_TASK TO COMPLETE_. Retype all of the entries that appear below, keeping them exactly as they are.

_RECORDS SUPPLIED_.
>>>>

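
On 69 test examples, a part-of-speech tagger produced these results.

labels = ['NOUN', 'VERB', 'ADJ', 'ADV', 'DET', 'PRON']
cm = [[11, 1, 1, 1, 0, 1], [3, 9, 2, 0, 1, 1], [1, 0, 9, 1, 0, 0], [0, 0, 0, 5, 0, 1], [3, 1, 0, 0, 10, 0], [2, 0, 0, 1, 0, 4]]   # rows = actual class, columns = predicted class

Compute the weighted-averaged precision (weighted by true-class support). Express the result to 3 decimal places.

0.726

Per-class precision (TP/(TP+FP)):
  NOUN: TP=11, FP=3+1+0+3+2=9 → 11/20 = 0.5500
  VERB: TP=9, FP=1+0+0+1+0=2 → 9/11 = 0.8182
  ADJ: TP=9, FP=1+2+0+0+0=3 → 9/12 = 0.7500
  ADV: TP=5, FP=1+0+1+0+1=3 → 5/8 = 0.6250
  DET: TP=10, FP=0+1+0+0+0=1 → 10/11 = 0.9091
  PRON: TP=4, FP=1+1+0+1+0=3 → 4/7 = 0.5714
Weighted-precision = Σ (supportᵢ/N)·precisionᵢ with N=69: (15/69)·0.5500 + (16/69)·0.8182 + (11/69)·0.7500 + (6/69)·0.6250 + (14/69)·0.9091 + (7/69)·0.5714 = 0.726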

<<<<

_FINISHED EXERCISE_.
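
On 69 test examples, a part-of-speech tagger produced these results.

labels = ['NOUN', 'VERB', 'ADJ', 'ADV', 'DET', 'PRON']
cm = [[11, 1, 1, 1, 0, 1], [3, 9, 2, 0, 1, 1], [1, 0, 9, 1, 0, 0], [0, 0, 0, 5, 0, 1], [3, 1, 0, 0, 10, 0], [2, 0, 0, 1, 0, 4]]   # rows = actual class, columns = predicted class

Compute the weighted-averaged precision (weighted by true-class support). Express the result to 3 decimal places.

0.726

Per-class precision (TP/(TP+FP)):
  NOUN: TP=11, FP=3+1+0+3+2=9 → 11/20 = 0.5500
  VERB: TP=9, FP=1+0+0+1+0=2 → 9/11 = 0.8182
  ADJ: TP=9, FP=1+2+0+0+0=3 → 9/12 = 0.7500
  ADV: TP=5, FP=1+0+1+0+1=3 → 5/8 = 0.6250
  DET: TP=10, FP=0+1+0+0+0=1 → 10/11 = 0.9091
  PRON: TP=4, FP=1+1+0+1+0=3 → 4/7 = 0.5714
Weighted-precision = Σ (supportᵢ/N)·precisionᵢ with N=69: (15/69)·0.5500 + (16/69)·0.8182 + (11/69)·0.7500 + (6/69)·0.6250 + (14/69)·0.9091 + (7/69)·0.5714 = 0.726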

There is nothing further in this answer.